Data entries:
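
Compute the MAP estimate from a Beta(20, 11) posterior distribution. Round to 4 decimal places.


MAP = mode of Beta distribution
= (alpha - 1)/(alpha + beta - 2)
= (20-1)/(20+11-2)
= 19/29 = 0.6552

0.6552


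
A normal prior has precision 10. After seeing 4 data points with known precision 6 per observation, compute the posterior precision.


In the conjugate normal model, precisions add:
tau_posterior = tau_prior + n * tau_data
= 10 + 4*6 = 34

34


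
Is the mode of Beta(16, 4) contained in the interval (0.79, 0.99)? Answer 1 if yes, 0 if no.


Mode = (a-1)/(a+b-2) = 15/18 = 0.8333
Interval: (0.79, 0.99)
Contains mode? 1

1


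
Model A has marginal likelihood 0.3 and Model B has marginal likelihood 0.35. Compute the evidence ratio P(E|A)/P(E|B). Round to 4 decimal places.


Evidence ratio = P(E|A) / P(E|B)
= 0.3 / 0.35
= 0.8571

0.8571


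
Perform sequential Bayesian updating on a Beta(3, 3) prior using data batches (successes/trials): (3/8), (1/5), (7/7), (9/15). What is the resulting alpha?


Accumulate successes: 20
Posterior alpha = prior alpha + sum of successes
= 3 + 20 = 23

23


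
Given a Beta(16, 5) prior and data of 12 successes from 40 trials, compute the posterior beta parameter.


Number of failures = 40 - 12 = 28
Posterior beta = 5 + 28 = 33

33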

● TASK DETAILS:
Copy out each entry exactly, leaving nothing out.

● RESULT FOR THIS EXERCISE:
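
Compute the MAP estimate from a Beta(20, 11) posterior distribution. Round to 4 decimal places.


MAP = mode of Beta distribution
= (alpha - 1)/(alpha + beta - 2)
= (20-1)/(20+11-2)
= 19/29 = 0.6552

0.6552


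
A normal prior has precision 10. After seeing 4 data points with known precision 6 per observation, compute the posterior precision.


In the conjugate normal model, precisions add:
tau_posterior = tau_prior + n * tau_data
= 10 + 4*6 = 34

34


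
Is the mode of Beta(16, 4) contained in the interval (0.79, 0.99)? Answer 1 if yes, 0 if no.


Mode = (a-1)/(a+b-2) = 15/18 = 0.8333
Interval: (0.79, 0.99)
Contains mode? 1

1


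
Model A has marginal likelihood 0.3 and Model B has marginal likelihood 0.35. Compute the evidence ratio P(E|A)/P(E|B). Round to 4 decimal places.


Evidence ratio = P(E|A) / P(E|B)
= 0.3 / 0.35
= 0.8571

0.8571


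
Perform sequential Bayesian updating on a Beta(3, 3) prior using data batches (successes/trials): (3/8), (1/5), (7/7), (9/15). What is the resulting alpha?


Accumulate successes: 20
Posterior alpha = prior alpha + sum of successes
= 3 + 20 = 23

23


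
Given a Beta(16, 5) prior and data of 12 successes from 40 trials, compute the posterior beta parameter.


Number of failures = 40 - 12 = 28
Posterior beta = 5 + 28 = 33

33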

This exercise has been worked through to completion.